** Source records follows **

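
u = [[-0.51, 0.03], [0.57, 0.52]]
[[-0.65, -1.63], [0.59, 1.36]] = u @ [[1.26, 3.14],[-0.25, -0.82]]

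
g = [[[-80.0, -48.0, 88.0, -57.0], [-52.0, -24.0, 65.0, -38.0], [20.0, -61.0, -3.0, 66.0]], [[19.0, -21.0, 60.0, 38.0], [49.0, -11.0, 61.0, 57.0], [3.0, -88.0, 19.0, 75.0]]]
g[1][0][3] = 38.0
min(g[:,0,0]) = -80.0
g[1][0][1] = -21.0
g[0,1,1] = -24.0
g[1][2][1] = -88.0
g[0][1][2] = 65.0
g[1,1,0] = 49.0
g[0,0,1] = -48.0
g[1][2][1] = -88.0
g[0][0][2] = 88.0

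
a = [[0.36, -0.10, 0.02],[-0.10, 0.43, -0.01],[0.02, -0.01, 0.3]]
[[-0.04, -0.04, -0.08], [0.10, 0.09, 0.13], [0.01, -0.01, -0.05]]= a @ [[-0.04,-0.07,-0.14],  [0.23,0.19,0.27],  [0.06,-0.03,-0.14]]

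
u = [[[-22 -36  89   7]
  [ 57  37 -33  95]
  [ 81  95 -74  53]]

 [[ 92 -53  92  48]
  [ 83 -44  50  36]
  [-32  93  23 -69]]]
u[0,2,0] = 81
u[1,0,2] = 92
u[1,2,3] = -69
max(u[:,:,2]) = 92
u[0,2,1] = 95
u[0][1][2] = -33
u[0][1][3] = 95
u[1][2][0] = -32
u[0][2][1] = 95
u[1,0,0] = 92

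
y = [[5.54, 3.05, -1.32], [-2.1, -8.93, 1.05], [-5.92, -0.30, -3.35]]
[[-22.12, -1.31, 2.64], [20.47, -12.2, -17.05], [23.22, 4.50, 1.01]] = y@[[-3.32,-1.06,-0.56], [-1.62,1.66,2.1], [-0.92,0.38,0.5]]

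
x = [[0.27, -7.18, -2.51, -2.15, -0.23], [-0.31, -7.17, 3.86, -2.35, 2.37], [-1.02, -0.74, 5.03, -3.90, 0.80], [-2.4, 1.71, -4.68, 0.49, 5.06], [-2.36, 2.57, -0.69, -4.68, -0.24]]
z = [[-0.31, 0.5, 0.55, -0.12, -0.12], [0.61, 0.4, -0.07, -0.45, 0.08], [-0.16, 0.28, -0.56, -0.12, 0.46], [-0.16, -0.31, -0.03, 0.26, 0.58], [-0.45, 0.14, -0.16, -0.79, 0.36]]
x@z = [[-3.61,  -2.81,  2.16,  3.12,  -3.09], [-5.59,  -0.88,  -2.14,  0.32,  0.73], [-0.68,  1.92,  -3.34,  -1.79,  0.40], [0.18,  -1.27,  0.36,  -3.79,  0.38], [3.27,  1.07,  -0.91,  -1.82,  -2.63]]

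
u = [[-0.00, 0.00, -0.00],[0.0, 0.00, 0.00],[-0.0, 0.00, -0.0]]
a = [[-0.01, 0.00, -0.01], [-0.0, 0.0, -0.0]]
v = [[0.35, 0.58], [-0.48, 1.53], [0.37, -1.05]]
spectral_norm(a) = 0.01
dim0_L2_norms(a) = [0.01, 0.0, 0.01]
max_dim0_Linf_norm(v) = 1.53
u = v @ a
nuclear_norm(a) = 0.01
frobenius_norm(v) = 2.07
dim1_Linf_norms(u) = [0.0, 0.0, 0.0]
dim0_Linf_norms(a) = [0.01, 0.0, 0.01]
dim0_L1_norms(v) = [1.2, 3.16]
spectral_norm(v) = 2.00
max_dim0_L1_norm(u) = 0.0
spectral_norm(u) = 0.00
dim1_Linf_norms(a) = [0.01, 0.0]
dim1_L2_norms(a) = [0.01, 0.0]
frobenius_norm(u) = 0.00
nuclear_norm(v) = 2.50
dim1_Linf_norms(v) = [0.58, 1.53, 1.05]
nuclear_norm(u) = 0.00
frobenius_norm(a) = 0.01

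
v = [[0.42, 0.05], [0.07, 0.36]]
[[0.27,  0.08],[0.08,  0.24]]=v@[[0.62, 0.1], [0.1, 0.66]]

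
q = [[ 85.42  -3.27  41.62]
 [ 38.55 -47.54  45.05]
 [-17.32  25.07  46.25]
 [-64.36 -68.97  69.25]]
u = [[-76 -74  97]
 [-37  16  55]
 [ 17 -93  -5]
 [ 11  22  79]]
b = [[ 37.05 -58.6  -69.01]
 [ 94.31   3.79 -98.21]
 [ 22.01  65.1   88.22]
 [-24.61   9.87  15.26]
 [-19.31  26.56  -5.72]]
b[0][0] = 37.05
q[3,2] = 69.25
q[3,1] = -68.97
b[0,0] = 37.05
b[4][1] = 26.56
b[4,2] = -5.72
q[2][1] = 25.07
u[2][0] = 17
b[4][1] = 26.56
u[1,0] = -37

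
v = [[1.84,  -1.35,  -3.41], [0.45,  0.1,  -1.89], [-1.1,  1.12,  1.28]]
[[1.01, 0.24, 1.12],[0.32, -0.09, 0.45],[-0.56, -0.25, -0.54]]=v@[[0.16, -0.02, 0.21],[-0.18, -0.28, -0.06],[-0.14, 0.03, -0.19]]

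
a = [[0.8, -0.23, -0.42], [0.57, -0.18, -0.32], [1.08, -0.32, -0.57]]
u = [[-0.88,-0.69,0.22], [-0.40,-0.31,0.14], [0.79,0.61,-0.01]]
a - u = [[1.68, 0.46, -0.64],[0.97, 0.13, -0.46],[0.29, -0.93, -0.56]]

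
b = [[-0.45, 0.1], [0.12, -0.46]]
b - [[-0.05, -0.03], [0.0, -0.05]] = [[-0.4, 0.13], [0.12, -0.41]]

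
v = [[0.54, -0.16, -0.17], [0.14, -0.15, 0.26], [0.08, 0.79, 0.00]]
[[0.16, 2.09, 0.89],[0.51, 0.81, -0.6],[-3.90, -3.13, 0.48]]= v @ [[-1.19, 2.44, 1.0], [-4.82, -4.21, 0.50], [-0.17, -0.61, -2.54]]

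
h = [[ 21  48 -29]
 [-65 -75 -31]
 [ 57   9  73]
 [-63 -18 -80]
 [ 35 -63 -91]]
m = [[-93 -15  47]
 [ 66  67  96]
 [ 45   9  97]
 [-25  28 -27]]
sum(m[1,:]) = 229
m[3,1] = 28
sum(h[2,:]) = 139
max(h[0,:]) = 48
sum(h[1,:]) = -171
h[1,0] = -65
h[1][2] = -31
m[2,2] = 97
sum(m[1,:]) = 229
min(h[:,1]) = -75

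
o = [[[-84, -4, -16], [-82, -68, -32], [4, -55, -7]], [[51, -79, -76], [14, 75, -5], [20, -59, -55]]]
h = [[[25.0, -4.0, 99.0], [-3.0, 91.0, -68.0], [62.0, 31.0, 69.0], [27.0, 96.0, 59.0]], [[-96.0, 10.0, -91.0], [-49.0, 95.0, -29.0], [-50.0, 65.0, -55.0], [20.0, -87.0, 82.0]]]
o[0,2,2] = -7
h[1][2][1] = 65.0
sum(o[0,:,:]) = -344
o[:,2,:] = [[4, -55, -7], [20, -59, -55]]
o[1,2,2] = -55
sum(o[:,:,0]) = -77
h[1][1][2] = -29.0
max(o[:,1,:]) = 75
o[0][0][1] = -4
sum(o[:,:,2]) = -191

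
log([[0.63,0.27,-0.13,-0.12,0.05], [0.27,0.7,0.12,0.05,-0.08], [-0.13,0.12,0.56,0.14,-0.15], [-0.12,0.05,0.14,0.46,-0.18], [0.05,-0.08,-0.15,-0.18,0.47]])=[[-0.63, 0.49, -0.26, -0.23, 0.06], [0.49, -0.49, 0.24, 0.1, -0.12], [-0.26, 0.24, -0.7, 0.21, -0.25], [-0.23, 0.1, 0.21, -0.91, -0.37], [0.06, -0.12, -0.25, -0.37, -0.88]]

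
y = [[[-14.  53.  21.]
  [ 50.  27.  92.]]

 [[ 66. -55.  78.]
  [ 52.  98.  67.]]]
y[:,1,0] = [50.0, 52.0]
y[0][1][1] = 27.0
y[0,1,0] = 50.0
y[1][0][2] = 78.0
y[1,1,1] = 98.0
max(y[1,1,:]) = 98.0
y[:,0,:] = [[-14.0, 53.0, 21.0], [66.0, -55.0, 78.0]]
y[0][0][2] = 21.0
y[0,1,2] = 92.0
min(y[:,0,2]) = 21.0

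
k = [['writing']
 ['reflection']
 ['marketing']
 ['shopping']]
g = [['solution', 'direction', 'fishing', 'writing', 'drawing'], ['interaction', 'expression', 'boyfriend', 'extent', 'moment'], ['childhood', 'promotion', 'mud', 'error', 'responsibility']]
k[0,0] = 'writing'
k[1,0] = 'reflection'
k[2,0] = 'marketing'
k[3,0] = 'shopping'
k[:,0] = ['writing', 'reflection', 'marketing', 'shopping']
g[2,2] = 'mud'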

** End of Source records **

Work instruction. Only the lines above from the line with "-0.01, -0.05]]= a" to the line with "u[1][2][0] = -32", those two lines included, should be reproduced exactly.

Answer to the exercise.
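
[[-0.04, -0.04, -0.08], [0.10, 0.09, 0.13], [0.01, -0.01, -0.05]]= a @ [[-0.04,-0.07,-0.14],  [0.23,0.19,0.27],  [0.06,-0.03,-0.14]]

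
u = [[[-22 -36  89   7]
  [ 57  37 -33  95]
  [ 81  95 -74  53]]

 [[ 92 -53  92  48]
  [ 83 -44  50  36]
  [-32  93  23 -69]]]
u[0,2,0] = 81
u[1,0,2] = 92
u[1,2,3] = -69
max(u[:,:,2]) = 92
u[0,2,1] = 95
u[0][1][2] = -33
u[0][1][3] = 95
u[1][2][0] = -32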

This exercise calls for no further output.